-- Records for the exercise follows --

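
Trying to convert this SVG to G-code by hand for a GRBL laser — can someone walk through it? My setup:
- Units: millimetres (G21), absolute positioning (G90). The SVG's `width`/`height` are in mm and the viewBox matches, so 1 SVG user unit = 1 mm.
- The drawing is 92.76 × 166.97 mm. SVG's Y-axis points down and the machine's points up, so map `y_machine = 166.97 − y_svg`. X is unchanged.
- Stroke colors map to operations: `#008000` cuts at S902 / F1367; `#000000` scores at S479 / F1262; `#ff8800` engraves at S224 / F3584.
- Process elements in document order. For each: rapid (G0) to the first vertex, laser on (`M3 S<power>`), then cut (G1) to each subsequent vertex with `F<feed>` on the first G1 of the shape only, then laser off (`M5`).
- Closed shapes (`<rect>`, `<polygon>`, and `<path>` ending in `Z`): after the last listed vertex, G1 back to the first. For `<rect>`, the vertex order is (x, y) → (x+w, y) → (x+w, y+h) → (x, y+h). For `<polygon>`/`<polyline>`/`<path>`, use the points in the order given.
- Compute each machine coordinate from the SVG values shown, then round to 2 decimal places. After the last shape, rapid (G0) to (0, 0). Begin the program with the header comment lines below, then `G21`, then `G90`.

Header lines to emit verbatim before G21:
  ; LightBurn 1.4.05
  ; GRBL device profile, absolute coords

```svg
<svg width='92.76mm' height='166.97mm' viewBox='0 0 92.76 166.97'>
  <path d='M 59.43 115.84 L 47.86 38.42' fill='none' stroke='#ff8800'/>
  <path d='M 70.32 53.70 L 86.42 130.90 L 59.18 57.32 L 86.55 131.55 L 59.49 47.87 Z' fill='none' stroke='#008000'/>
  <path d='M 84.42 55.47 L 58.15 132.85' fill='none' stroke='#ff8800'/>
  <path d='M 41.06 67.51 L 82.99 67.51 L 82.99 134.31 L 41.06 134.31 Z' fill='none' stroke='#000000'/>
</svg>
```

Since the viewBox matches the mm dimensions, user units are millimetres directly. The only transform is the Y-flip y_m = 166.97 − y_svg.

Shape 1 is a line segment drawn with `<path>`. Its stroke #ff8800 means engrave at S224, F3584. After flipping Y the toolpath is (59.43,51.13) → (47.86,128.55).

Shape 2 is a closed polygon drawn with `<path>`. Its stroke #008000 means cut at S902, F1367. After flipping Y the toolpath is (70.32,113.27) → (86.42,36.07) → (59.18,109.65) → (86.55,35.42) → (59.49,119.10) → (70.32,113.27), returning to the start.

Shape 3 is a line segment drawn with `<path>`. Its stroke #ff8800 means engrave at S224, F3584. After flipping Y the toolpath is (84.42,111.50) → (58.15,34.12).

Shape 4 is a rectangle drawn with `<path>`. Its stroke #000000 means score at S479, F1262. After flipping Y the toolpath is (41.06,99.46) → (82.99,99.46) → (82.99,32.66) → (41.06,32.66) → (41.06,99.46), returning to the start.

; LightBurn 1.4.05
; GRBL device profile, absolute coords
G21
G90
G0 X59.43 Y51.13
M3 S224
G1 X47.86 Y128.55 F3584
M5
G0 X70.32 Y113.27
M3 S902
G1 X86.42 Y36.07 F1367
G1 X59.18 Y109.65
G1 X86.55 Y35.42
G1 X59.49 Y119.10
G1 X70.32 Y113.27
M5
G0 X84.42 Y111.50
M3 S224
G1 X58.15 Y34.12 F3584
M5
G0 X41.06 Y99.46
M3 S479
G1 X82.99 Y99.46 F1262
G1 X82.99 Y32.66
G1 X41.06 Y32.66
G1 X41.06 Y99.46
M5
G0 X0.00 Y0.00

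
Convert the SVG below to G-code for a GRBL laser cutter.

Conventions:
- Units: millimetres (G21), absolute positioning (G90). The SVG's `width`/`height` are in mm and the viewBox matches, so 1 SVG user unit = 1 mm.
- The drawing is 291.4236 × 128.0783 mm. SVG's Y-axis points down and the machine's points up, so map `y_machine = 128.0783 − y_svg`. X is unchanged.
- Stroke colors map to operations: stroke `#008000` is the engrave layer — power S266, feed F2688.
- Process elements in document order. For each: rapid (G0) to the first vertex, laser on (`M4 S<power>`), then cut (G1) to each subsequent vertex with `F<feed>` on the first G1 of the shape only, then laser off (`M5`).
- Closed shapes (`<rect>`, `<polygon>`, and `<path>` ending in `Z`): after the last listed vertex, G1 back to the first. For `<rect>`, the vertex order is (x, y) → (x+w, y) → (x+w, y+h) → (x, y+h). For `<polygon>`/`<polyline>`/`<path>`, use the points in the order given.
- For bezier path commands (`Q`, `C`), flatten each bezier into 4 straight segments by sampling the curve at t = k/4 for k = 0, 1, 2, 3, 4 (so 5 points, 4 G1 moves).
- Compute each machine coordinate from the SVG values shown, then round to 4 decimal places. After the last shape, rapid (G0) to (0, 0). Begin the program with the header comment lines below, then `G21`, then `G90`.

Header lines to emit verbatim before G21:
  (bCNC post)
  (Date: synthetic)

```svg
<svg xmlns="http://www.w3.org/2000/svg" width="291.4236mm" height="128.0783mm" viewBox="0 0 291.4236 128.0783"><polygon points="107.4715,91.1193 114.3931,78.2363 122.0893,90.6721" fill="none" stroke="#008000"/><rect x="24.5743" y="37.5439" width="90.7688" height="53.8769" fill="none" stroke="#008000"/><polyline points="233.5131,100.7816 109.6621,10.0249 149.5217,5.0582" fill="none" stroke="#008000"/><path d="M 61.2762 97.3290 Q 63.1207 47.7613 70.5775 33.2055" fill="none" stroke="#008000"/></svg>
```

(bCNC post)
(Date: synthetic)
G21
G90
G0 X107.4715 Y36.9590
M4 S266
G1 X114.3931 Y49.8420 F2688
G1 X122.0893 Y37.4062
G1 X107.4715 Y36.9590
M5
G0 X24.5743 Y90.5344
M4 S266
G1 X115.3431 Y90.5344 F2688
G1 X115.3431 Y36.6575
G1 X24.5743 Y36.6575
G1 X24.5743 Y90.5344
M5
G0 X233.5131 Y27.2967
M4 S266
G1 X109.6621 Y118.0534 F2688
G1 X149.5217 Y123.0201
M5
G0 X61.2762 Y30.7493
M4 S266
G1 X62.5492 Y53.3449 F2688
G1 X64.5238 Y71.5640
G1 X67.1999 Y85.4067
G1 X70.5775 Y94.8728
M5
G0 X0.0000 Y0.0000

1 u = 1 mm; y_m = 128.0783 − y.

[1] `<polygon>` regular polygon, #008000→engrave S266 F2688: (107.4715,36.9590) → (114.3931,49.8420) → (122.0893,37.4062) → (107.4715,36.9590) (closed)

[2] `<rect>` rectangle, #008000→engrave S266 F2688: (24.5743,90.5344) → (115.3431,90.5344) → (115.3431,36.6575) → (24.5743,36.6575) → (24.5743,90.5344) (closed)

[3] `<polyline>` open polyline, #008000→engrave S266 F2688: (233.5131,27.2967) → (109.6621,118.0534) → (149.5217,123.0201)

[4] `<path>` quadratic bezier, #008000→engrave S266 F2688: (61.2762,30.7493) → (62.5492,53.3449) → (64.5238,71.5640) → (67.1999,85.4067) → (70.5775,94.8728)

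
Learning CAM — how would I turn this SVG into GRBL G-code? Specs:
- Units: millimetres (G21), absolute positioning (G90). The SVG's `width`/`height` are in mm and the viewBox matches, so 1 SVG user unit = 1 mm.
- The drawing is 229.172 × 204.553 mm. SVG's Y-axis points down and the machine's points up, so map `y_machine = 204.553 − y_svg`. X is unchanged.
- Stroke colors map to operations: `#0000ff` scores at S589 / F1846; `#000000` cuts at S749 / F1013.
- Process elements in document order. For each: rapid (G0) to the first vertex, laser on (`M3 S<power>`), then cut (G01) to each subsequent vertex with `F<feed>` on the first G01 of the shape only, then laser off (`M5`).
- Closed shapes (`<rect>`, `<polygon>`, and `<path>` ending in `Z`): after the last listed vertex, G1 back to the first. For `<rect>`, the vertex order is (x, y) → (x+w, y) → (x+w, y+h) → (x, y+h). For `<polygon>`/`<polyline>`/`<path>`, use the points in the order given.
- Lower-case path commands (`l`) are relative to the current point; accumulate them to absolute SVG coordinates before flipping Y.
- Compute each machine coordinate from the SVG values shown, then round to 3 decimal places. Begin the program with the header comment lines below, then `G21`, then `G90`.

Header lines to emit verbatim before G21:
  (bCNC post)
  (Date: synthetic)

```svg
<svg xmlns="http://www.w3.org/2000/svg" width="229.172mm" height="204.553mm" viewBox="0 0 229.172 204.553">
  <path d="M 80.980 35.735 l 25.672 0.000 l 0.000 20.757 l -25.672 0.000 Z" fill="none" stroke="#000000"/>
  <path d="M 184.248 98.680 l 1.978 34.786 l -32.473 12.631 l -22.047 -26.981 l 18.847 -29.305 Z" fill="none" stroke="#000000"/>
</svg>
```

1 u = 1 mm; y_m = 204.553 − y.

[1] `<path>` rectangle, #000000→cut S749 F1013: (80.980,168.818) → (106.652,168.818) → (106.652,148.061) → (80.980,148.061) → (80.980,168.818) (closed)

[2] `<path>` regular polygon, #000000→cut S749 F1013: (184.248,105.873) → (186.226,71.087) → (153.753,58.456) → (131.706,85.437) → (150.553,114.742) → (184.248,105.873) (closed)

(bCNC post)
(Date: synthetic)
G21
G90
G0 X80.980 Y168.818
M3 S749
G01 X106.652 Y168.818 F1013
G01 X106.652 Y148.061
G01 X80.980 Y148.061
G01 X80.980 Y168.818
M5
G0 X184.248 Y105.873
M3 S749
G01 X186.226 Y71.087 F1013
G01 X153.753 Y58.456
G01 X131.706 Y85.437
G01 X150.553 Y114.742
G01 X184.248 Y105.873
M5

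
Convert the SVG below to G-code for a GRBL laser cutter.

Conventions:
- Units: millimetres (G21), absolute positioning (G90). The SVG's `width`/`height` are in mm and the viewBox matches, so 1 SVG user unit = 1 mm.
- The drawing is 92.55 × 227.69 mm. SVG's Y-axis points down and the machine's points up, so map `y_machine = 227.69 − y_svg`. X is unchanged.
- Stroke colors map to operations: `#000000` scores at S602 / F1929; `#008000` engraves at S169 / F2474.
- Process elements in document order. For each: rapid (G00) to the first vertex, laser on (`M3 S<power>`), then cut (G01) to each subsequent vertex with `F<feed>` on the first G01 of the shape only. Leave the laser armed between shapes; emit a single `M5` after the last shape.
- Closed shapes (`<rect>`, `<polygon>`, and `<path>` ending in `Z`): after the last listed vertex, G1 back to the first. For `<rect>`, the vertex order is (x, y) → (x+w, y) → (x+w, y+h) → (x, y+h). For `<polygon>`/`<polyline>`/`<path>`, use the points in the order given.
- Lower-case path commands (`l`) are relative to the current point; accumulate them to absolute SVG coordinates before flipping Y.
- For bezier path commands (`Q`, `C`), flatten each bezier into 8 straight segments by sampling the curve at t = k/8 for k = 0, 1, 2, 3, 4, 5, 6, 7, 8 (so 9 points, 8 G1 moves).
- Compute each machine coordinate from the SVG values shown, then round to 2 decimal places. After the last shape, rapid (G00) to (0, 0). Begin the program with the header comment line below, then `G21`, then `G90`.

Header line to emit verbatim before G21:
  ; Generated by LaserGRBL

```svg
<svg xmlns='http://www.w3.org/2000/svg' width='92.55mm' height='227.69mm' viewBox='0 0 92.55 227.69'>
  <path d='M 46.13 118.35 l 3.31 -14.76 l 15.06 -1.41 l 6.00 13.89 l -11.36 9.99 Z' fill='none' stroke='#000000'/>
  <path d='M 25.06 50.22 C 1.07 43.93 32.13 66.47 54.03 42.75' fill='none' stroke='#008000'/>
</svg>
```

Since the viewBox matches the mm dimensions, user units are millimetres directly. The only transform is the Y-flip y_m = 227.69 − y_svg.

Shape 1 is a regular polygon drawn with `<path>`. Its stroke #000000 means score at S602, F1929. After flipping Y the toolpath is (46.13,109.34) → (49.44,124.10) → (64.50,125.51) → (70.50,111.62) → (59.14,101.63) → (46.13,109.34), returning to the start.

Shape 2 is a cubic bezier drawn with `<path>`. Its stroke #008000 means engrave at S169, F2474. After flipping Y the toolpath is (25.06,177.47) → (18.52,178.62) → (16.39,177.96) → (17.91,176.34) → (22.34,174.67) → (28.91,173.81) → (36.89,174.65) → (45.51,178.07) → (54.03,184.94).

; Generated by LaserGRBL
G21
G90
G00 X46.13 Y109.34
M3 S602
G01 X49.44 Y124.10 F1929
G01 X64.50 Y125.51
G01 X70.50 Y111.62
G01 X59.14 Y101.63
G01 X46.13 Y109.34
G00 X25.06 Y177.47
M3 S169
G01 X18.52 Y178.62 F2474
G01 X16.39 Y177.96
G01 X17.91 Y176.34
G01 X22.34 Y174.67
G01 X28.91 Y173.81
G01 X36.89 Y174.65
G01 X45.51 Y178.07
G01 X54.03 Y184.94
M5
G00 X0.00 Y0.00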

-- Records for the exercise concluded --

From the top of the material above, print every line exactly, ending with the line that holds "S224 / F3584.".

### Exercise result
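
Trying to convert this SVG to G-code by hand for a GRBL laser — can someone walk through it? My setup:
- Units: millimetres (G21), absolute positioning (G90). The SVG's `width`/`height` are in mm and the viewBox matches, so 1 SVG user unit = 1 mm.
- The drawing is 92.76 × 166.97 mm. SVG's Y-axis points down and the machine's points up, so map `y_machine = 166.97 − y_svg`. X is unchanged.
- Stroke colors map to operations: `#008000` cuts at S902 / F1367; `#000000` scores at S479 / F1262; `#ff8800` engraves at S224 / F3584.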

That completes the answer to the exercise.